(Input material Opens)

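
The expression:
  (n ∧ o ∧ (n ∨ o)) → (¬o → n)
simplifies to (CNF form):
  True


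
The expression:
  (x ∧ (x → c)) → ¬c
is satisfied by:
  {c: False, x: False}
  {x: True, c: False}
  {c: True, x: False}


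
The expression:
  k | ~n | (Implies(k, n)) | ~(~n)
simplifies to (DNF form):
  True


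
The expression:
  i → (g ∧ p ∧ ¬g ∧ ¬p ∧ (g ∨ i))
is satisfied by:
  {i: False}


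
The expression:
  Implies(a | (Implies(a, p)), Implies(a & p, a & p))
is always true.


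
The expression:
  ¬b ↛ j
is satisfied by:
  {j: False, b: False}


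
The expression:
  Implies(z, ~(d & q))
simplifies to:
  ~d | ~q | ~z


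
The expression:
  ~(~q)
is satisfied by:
  {q: True}


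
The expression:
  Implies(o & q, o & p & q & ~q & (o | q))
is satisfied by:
  {o: False, q: False}
  {q: True, o: False}
  {o: True, q: False}


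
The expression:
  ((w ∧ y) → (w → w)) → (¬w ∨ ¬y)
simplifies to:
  ¬w ∨ ¬y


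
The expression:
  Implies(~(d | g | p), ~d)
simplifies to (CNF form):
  True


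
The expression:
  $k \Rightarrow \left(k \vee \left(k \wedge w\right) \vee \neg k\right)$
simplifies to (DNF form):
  $\text{True}$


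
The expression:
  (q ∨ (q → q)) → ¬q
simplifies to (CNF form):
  ¬q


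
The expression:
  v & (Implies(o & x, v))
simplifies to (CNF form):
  v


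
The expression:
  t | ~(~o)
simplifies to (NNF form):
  o | t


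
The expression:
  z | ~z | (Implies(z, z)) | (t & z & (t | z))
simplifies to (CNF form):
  True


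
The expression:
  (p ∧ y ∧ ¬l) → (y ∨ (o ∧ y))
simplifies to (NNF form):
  True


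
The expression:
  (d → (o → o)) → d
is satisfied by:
  {d: True}


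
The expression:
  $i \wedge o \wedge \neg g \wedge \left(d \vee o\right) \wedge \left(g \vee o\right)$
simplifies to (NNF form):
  $i \wedge o \wedge \neg g$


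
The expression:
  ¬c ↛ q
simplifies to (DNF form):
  q ∨ ¬c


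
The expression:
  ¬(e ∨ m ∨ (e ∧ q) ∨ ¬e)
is never true.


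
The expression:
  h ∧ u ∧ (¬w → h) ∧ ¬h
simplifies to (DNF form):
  False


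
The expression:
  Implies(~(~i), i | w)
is always true.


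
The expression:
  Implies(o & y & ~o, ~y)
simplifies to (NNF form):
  True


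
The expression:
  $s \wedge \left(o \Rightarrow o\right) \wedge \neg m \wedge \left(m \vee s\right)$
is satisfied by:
  {s: True, m: False}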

(Input material Closes)

= What to produce =
The answer should be a single number giving how many lines in the records hold the word "Rightarrow".

= Your response =
2